PROMPT — Print out the entries, word for word.

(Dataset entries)
———
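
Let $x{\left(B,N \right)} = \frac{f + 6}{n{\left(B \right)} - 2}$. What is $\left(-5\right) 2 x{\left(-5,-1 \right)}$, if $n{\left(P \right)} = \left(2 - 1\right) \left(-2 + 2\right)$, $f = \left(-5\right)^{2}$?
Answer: $155$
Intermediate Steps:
$f = 25$
$n{\left(P \right)} = 0$ ($n{\left(P \right)} = 1 \cdot 0 = 0$)
$x{\left(B,N \right)} = - \frac{31}{2}$ ($x{\left(B,N \right)} = \frac{25 + 6}{0 - 2} = \frac{31}{-2} = 31 \left(- \frac{1}{2}\right) = - \frac{31}{2}$)
$\left(-5\right) 2 x{\left(-5,-1 \right)} = \left(-5\right) 2 \left(- \frac{31}{2}\right) = \left(-10\right) \left(- \frac{31}{2}\right) = 155$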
———
SOLUTION FOR THIS TASK —
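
Let $x{\left(B,N \right)} = \frac{f + 6}{n{\left(B \right)} - 2}$. What is $\left(-5\right) 2 x{\left(-5,-1 \right)}$, if $n{\left(P \right)} = \left(2 - 1\right) \left(-2 + 2\right)$, $f = \left(-5\right)^{2}$?
Answer: $155$
Intermediate Steps:
$f = 25$
$n{\left(P \right)} = 0$ ($n{\left(P \right)} = 1 \cdot 0 = 0$)
$x{\left(B,N \right)} = - \frac{31}{2}$ ($x{\left(B,N \right)} = \frac{25 + 6}{0 - 2} = \frac{31}{-2} = 31 \left(- \frac{1}{2}\right) = - \frac{31}{2}$)
$\left(-5\right) 2 x{\left(-5,-1 \right)} = \left(-5\right) 2 \left(- \frac{31}{2}\right) = \left(-10\right) \left(- \frac{31}{2}\right) = 155$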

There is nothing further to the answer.